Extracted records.

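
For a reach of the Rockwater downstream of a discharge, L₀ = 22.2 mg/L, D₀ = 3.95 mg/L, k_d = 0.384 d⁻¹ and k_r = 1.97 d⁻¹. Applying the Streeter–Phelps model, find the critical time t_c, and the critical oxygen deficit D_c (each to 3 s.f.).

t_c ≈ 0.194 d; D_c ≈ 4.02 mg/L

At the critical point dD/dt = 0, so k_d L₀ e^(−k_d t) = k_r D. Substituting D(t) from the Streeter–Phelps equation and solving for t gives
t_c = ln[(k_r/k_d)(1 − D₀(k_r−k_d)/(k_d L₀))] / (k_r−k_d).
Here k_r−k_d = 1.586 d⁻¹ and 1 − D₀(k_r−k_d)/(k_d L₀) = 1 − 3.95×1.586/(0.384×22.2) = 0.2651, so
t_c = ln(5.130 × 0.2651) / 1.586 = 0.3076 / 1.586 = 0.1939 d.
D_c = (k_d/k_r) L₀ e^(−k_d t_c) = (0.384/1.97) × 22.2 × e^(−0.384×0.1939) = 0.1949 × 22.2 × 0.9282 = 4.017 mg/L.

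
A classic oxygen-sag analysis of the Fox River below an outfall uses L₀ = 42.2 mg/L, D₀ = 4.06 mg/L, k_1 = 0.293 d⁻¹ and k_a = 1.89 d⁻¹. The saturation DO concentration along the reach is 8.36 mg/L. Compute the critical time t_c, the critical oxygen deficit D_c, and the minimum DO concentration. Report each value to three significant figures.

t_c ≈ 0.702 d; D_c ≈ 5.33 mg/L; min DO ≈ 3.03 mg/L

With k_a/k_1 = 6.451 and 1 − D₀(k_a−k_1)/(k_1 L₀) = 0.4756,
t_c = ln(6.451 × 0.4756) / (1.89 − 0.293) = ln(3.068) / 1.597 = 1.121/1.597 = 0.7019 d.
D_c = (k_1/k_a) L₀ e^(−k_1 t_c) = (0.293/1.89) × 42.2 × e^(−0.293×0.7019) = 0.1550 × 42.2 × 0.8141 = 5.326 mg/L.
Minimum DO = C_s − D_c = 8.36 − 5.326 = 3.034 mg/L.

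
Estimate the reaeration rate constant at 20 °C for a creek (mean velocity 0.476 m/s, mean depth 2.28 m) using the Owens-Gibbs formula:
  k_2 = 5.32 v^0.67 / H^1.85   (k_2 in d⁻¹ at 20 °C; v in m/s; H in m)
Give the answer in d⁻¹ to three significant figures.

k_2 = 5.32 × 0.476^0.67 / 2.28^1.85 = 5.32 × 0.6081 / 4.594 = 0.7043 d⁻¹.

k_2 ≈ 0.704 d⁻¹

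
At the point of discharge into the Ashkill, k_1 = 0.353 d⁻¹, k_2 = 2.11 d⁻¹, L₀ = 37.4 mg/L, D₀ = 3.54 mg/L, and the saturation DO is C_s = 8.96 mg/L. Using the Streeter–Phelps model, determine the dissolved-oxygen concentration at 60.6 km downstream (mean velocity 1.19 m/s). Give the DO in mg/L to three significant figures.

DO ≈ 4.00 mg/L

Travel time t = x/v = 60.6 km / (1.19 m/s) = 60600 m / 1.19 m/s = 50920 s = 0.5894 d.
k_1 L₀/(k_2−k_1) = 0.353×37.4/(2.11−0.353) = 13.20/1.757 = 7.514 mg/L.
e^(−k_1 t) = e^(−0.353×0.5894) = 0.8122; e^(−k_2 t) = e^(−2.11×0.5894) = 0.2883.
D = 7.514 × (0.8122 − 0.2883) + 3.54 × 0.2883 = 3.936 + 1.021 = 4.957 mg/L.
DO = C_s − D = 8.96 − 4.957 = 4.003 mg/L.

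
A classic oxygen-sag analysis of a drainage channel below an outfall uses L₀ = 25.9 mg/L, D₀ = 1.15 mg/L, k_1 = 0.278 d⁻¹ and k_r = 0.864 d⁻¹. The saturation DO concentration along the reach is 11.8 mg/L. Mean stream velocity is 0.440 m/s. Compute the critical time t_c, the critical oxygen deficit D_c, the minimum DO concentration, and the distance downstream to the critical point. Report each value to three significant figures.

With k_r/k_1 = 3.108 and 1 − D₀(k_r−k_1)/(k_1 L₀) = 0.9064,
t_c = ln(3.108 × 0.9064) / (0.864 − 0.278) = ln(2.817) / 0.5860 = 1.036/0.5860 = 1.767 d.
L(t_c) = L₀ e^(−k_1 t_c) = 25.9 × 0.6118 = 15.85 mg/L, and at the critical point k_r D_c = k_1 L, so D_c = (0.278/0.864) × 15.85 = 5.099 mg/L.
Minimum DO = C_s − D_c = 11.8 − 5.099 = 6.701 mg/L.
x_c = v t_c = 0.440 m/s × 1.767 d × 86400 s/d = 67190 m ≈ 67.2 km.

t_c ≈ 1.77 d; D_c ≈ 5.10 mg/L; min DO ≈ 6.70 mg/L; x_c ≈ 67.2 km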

WORK ORDER. Write out all the data again, exactly as it appears.

REPLY.
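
For a reach of the Rockwater downstream of a discharge, L₀ = 22.2 mg/L, D₀ = 3.95 mg/L, k_d = 0.384 d⁻¹ and k_r = 1.97 d⁻¹. Applying the Streeter–Phelps model, find the critical time t_c, and the critical oxygen deficit D_c (each to 3 s.f.).

t_c ≈ 0.194 d; D_c ≈ 4.02 mg/L

At the critical point dD/dt = 0, so k_d L₀ e^(−k_d t) = k_r D. Substituting D(t) from the Streeter–Phelps equation and solving for t gives
t_c = ln[(k_r/k_d)(1 − D₀(k_r−k_d)/(k_d L₀))] / (k_r−k_d).
Here k_r−k_d = 1.586 d⁻¹ and 1 − D₀(k_r−k_d)/(k_d L₀) = 1 − 3.95×1.586/(0.384×22.2) = 0.2651, so
t_c = ln(5.130 × 0.2651) / 1.586 = 0.3076 / 1.586 = 0.1939 d.
D_c = (k_d/k_r) L₀ e^(−k_d t_c) = (0.384/1.97) × 22.2 × e^(−0.384×0.1939) = 0.1949 × 22.2 × 0.9282 = 4.017 mg/L.

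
A classic oxygen-sag analysis of the Fox River below an outfall uses L₀ = 42.2 mg/L, D₀ = 4.06 mg/L, k_1 = 0.293 d⁻¹ and k_a = 1.89 d⁻¹. The saturation DO concentration along the reach is 8.36 mg/L. Compute the critical time t_c, the critical oxygen deficit D_c, and the minimum DO concentration. Report each value to three significant figures.

t_c ≈ 0.702 d; D_c ≈ 5.33 mg/L; min DO ≈ 3.03 mg/L

With k_a/k_1 = 6.451 and 1 − D₀(k_a−k_1)/(k_1 L₀) = 0.4756,
t_c = ln(6.451 × 0.4756) / (1.89 − 0.293) = ln(3.068) / 1.597 = 1.121/1.597 = 0.7019 d.
D_c = (k_1/k_a) L₀ e^(−k_1 t_c) = (0.293/1.89) × 42.2 × e^(−0.293×0.7019) = 0.1550 × 42.2 × 0.8141 = 5.326 mg/L.
Minimum DO = C_s − D_c = 8.36 − 5.326 = 3.034 mg/L.

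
Estimate the reaeration rate constant at 20 °C for a creek (mean velocity 0.476 m/s, mean depth 2.28 m) using the Owens-Gibbs formula:
  k_2 = 5.32 v^0.67 / H^1.85   (k_2 in d⁻¹ at 20 °C; v in m/s; H in m)
Give the answer in d⁻¹ to three significant figures.

k_2 = 5.32 × 0.476^0.67 / 2.28^1.85 = 5.32 × 0.6081 / 4.594 = 0.7043 d⁻¹.

k_2 ≈ 0.704 d⁻¹

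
At the point of discharge into the Ashkill, k_1 = 0.353 d⁻¹, k_2 = 2.11 d⁻¹, L₀ = 37.4 mg/L, D₀ = 3.54 mg/L, and the saturation DO is C_s = 8.96 mg/L. Using the Streeter–Phelps model, determine the dissolved-oxygen concentration at 60.6 km downstream (mean velocity 1.19 m/s). Give the DO in mg/L to three significant figures.

DO ≈ 4.00 mg/L

Travel time t = x/v = 60.6 km / (1.19 m/s) = 60600 m / 1.19 m/s = 50920 s = 0.5894 d.
k_1 L₀/(k_2−k_1) = 0.353×37.4/(2.11−0.353) = 13.20/1.757 = 7.514 mg/L.
e^(−k_1 t) = e^(−0.353×0.5894) = 0.8122; e^(−k_2 t) = e^(−2.11×0.5894) = 0.2883.
D = 7.514 × (0.8122 − 0.2883) + 3.54 × 0.2883 = 3.936 + 1.021 = 4.957 mg/L.
DO = C_s − D = 8.96 − 4.957 = 4.003 mg/L.

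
A classic oxygen-sag analysis of a drainage channel below an outfall uses L₀ = 25.9 mg/L, D₀ = 1.15 mg/L, k_1 = 0.278 d⁻¹ and k_r = 0.864 d⁻¹. The saturation DO concentration along the reach is 11.8 mg/L. Mean stream velocity is 0.440 m/s. Compute the critical time t_c, the critical oxygen deficit D_c, the minimum DO concentration, and the distance downstream to the critical point. Report each value to three significant figures.

With k_r/k_1 = 3.108 and 1 − D₀(k_r−k_1)/(k_1 L₀) = 0.9064,
t_c = ln(3.108 × 0.9064) / (0.864 − 0.278) = ln(2.817) / 0.5860 = 1.036/0.5860 = 1.767 d.
L(t_c) = L₀ e^(−k_1 t_c) = 25.9 × 0.6118 = 15.85 mg/L, and at the critical point k_r D_c = k_1 L, so D_c = (0.278/0.864) × 15.85 = 5.099 mg/L.
Minimum DO = C_s − D_c = 11.8 − 5.099 = 6.701 mg/L.
x_c = v t_c = 0.440 m/s × 1.767 d × 86400 s/d = 67190 m ≈ 67.2 km.

t_c ≈ 1.77 d; D_c ≈ 5.10 mg/L; min DO ≈ 6.70 mg/L; x_c ≈ 67.2 km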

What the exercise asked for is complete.